▸ **WHAT YOU ARE ASKED TO DO**: Having read the records, set them all down exactly as they appear.

[MATERIAL SUPPLIED]

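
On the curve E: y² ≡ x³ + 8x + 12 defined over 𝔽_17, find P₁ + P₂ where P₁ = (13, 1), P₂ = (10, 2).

(13, 16)

(13, 1) + (10, 2). λ = (2 - 1)/(10 - 13) ≡ 1/14 mod 17. 14⁻¹ ≡ 11 (mod 17) since 14·11 = 154 ≡ 1, so λ ≡ 11.
  x = λ² - 13 - 10 = 121 - 23 ≡ 13; y = λ·(13 - 13) - 1 ≡ 16. → (13, 16)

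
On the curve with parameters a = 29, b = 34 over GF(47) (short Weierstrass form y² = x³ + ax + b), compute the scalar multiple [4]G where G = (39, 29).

Double-and-add on 4 = (100)₂. Start with G = (39, 29) for the leading 1-bit.
double: tangent at (39, 29): λ = (3·39² + 29)/(2·29) ≡ 33/11. 11⁻¹ ≡ 30 (mod 47), so λ ≡ 33·30 ≡ 3.
  x = λ² - 39 - 39 = 9 - 78 ≡ 25; y = λ·(39 - 25) - 29 ≡ 13. → (25, 13)
double: tangent at (25, 13): λ = (3·25² + 29)/(2·13) ≡ 24/26. 26⁻¹ ≡ 38 (mod 47), so λ ≡ 24·38 ≡ 19.
  x = λ² - 25 - 25 = 361 - 50 ≡ 29; y = λ·(25 - 29) - 13 ≡ 5. → (29, 5)

(29, 5)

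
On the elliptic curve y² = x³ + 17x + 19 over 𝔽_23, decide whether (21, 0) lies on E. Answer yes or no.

yes

y² = 0² ≡ 0; x³ + 17x + 19 = 9637 ≡ 0 (mod 23). 0 = 0.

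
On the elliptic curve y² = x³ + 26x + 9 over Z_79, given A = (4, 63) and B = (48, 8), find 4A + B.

First 4A:
Double-and-add on 4 = (100)₂. Start with A = (4, 63) for the leading 1-bit.
double: tangent at (4, 63): λ = (3·4² + 26)/(2·63) ≡ 74/47. 47⁻¹ ≡ 37 (mod 79) since 47·37 = 1739 ≡ 1, so λ ≡ 74·37 ≡ 52.
  x = λ² - 4 - 4 = 2704 - 8 ≡ 10; y = λ·(4 - 10) - 63 ≡ 20. → (10, 20)
double: tangent at (10, 20): λ = (3·10² + 26)/(2·20) ≡ 10/40. 40⁻¹ ≡ 2 (mod 79), so λ ≡ 10·2 ≡ 20.
  x = λ² - 10 - 10 = 400 - 20 ≡ 64; y = λ·(10 - 64) - 20 ≡ 6. → (64, 6)
4A = (64, 6).
Finally 4A + B:
(64, 6) + (48, 8). λ = (8 - 6)/(48 - 64) ≡ 2/63 mod 79. 63⁻¹ ≡ 74 (mod 79), so λ ≡ 69.
  x = λ² - 64 - 48 = 4761 - 112 ≡ 67; y = λ·(64 - 67) - 6 ≡ 24. → (67, 24)

(67, 24)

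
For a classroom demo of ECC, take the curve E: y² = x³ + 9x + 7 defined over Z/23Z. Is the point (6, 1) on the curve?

yes

y² = 1² ≡ 1; x³ + 9x + 7 = 277 ≡ 1 (mod 23). 1 = 1.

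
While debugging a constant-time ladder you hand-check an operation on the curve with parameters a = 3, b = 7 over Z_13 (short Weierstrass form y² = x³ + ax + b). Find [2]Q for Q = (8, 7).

tangent at (8, 7): λ = (3·8² + 3)/(2·7) ≡ 0/1. 1⁻¹ ≡ 1 (mod 13), so λ ≡ 0·1 ≡ 0.
  x = λ² - 8 - 8 = 0 - 16 ≡ 10; y = λ·(8 - 10) - 7 ≡ 6. → (10, 6)

(10, 6)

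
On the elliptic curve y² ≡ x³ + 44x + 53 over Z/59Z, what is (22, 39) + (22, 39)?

tangent at (22, 39): λ = (3·22² + 44)/(2·39) ≡ 21/19. 19⁻¹ ≡ 28 (mod 59), so λ ≡ 21·28 ≡ 57.
  x = λ² - 22 - 22 = 3249 - 44 ≡ 19; y = λ·(22 - 19) - 39 ≡ 14. → (19, 14)

(19, 14)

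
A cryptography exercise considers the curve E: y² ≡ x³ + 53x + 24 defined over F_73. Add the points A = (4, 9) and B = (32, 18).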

[/MATERIAL SUPPLIED]

▸ **OUTPUT**:
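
On the curve E: y² ≡ x³ + 8x + 12 defined over 𝔽_17, find P₁ + P₂ where P₁ = (13, 1), P₂ = (10, 2).

(13, 16)

(13, 1) + (10, 2). λ = (2 - 1)/(10 - 13) ≡ 1/14 mod 17. 14⁻¹ ≡ 11 (mod 17) since 14·11 = 154 ≡ 1, so λ ≡ 11.
  x = λ² - 13 - 10 = 121 - 23 ≡ 13; y = λ·(13 - 13) - 1 ≡ 16. → (13, 16)

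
On the curve with parameters a = 29, b = 34 over GF(47) (short Weierstrass form y² = x³ + ax + b), compute the scalar multiple [4]G where G = (39, 29).

Double-and-add on 4 = (100)₂. Start with G = (39, 29) for the leading 1-bit.
double: tangent at (39, 29): λ = (3·39² + 29)/(2·29) ≡ 33/11. 11⁻¹ ≡ 30 (mod 47), so λ ≡ 33·30 ≡ 3.
  x = λ² - 39 - 39 = 9 - 78 ≡ 25; y = λ·(39 - 25) - 29 ≡ 13. → (25, 13)
double: tangent at (25, 13): λ = (3·25² + 29)/(2·13) ≡ 24/26. 26⁻¹ ≡ 38 (mod 47), so λ ≡ 24·38 ≡ 19.
  x = λ² - 25 - 25 = 361 - 50 ≡ 29; y = λ·(25 - 29) - 13 ≡ 5. → (29, 5)

(29, 5)

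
On the elliptic curve y² = x³ + 17x + 19 over 𝔽_23, decide whether (21, 0) lies on E. Answer yes or no.

yes

y² = 0² ≡ 0; x³ + 17x + 19 = 9637 ≡ 0 (mod 23). 0 = 0.

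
On the elliptic curve y² = x³ + 26x + 9 over Z_79, given A = (4, 63) and B = (48, 8), find 4A + B.

First 4A:
Double-and-add on 4 = (100)₂. Start with A = (4, 63) for the leading 1-bit.
double: tangent at (4, 63): λ = (3·4² + 26)/(2·63) ≡ 74/47. 47⁻¹ ≡ 37 (mod 79) since 47·37 = 1739 ≡ 1, so λ ≡ 74·37 ≡ 52.
  x = λ² - 4 - 4 = 2704 - 8 ≡ 10; y = λ·(4 - 10) - 63 ≡ 20. → (10, 20)
double: tangent at (10, 20): λ = (3·10² + 26)/(2·20) ≡ 10/40. 40⁻¹ ≡ 2 (mod 79), so λ ≡ 10·2 ≡ 20.
  x = λ² - 10 - 10 = 400 - 20 ≡ 64; y = λ·(10 - 64) - 20 ≡ 6. → (64, 6)
4A = (64, 6).
Finally 4A + B:
(64, 6) + (48, 8). λ = (8 - 6)/(48 - 64) ≡ 2/63 mod 79. 63⁻¹ ≡ 74 (mod 79), so λ ≡ 69.
  x = λ² - 64 - 48 = 4761 - 112 ≡ 67; y = λ·(64 - 67) - 6 ≡ 24. → (67, 24)

(67, 24)

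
For a classroom demo of ECC, take the curve E: y² = x³ + 9x + 7 defined over Z/23Z. Is the point (6, 1) on the curve?

yes

y² = 1² ≡ 1; x³ + 9x + 7 = 277 ≡ 1 (mod 23). 1 = 1.

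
While debugging a constant-time ladder you hand-check an operation on the curve with parameters a = 3, b = 7 over Z_13 (short Weierstrass form y² = x³ + ax + b). Find [2]Q for Q = (8, 7).

tangent at (8, 7): λ = (3·8² + 3)/(2·7) ≡ 0/1. 1⁻¹ ≡ 1 (mod 13), so λ ≡ 0·1 ≡ 0.
  x = λ² - 8 - 8 = 0 - 16 ≡ 10; y = λ·(8 - 10) - 7 ≡ 6. → (10, 6)

(10, 6)

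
On the elliptic curve y² ≡ x³ + 44x + 53 over Z/59Z, what is (22, 39) + (22, 39)?

tangent at (22, 39): λ = (3·22² + 44)/(2·39) ≡ 21/19. 19⁻¹ ≡ 28 (mod 59), so λ ≡ 21·28 ≡ 57.
  x = λ² - 22 - 22 = 3249 - 44 ≡ 19; y = λ·(22 - 19) - 39 ≡ 14. → (19, 14)

(19, 14)

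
A cryptography exercise considers the curve E: y² ≡ x³ + 53x + 24 defined over F_73. Add the points A = (4, 9) and B = (32, 18).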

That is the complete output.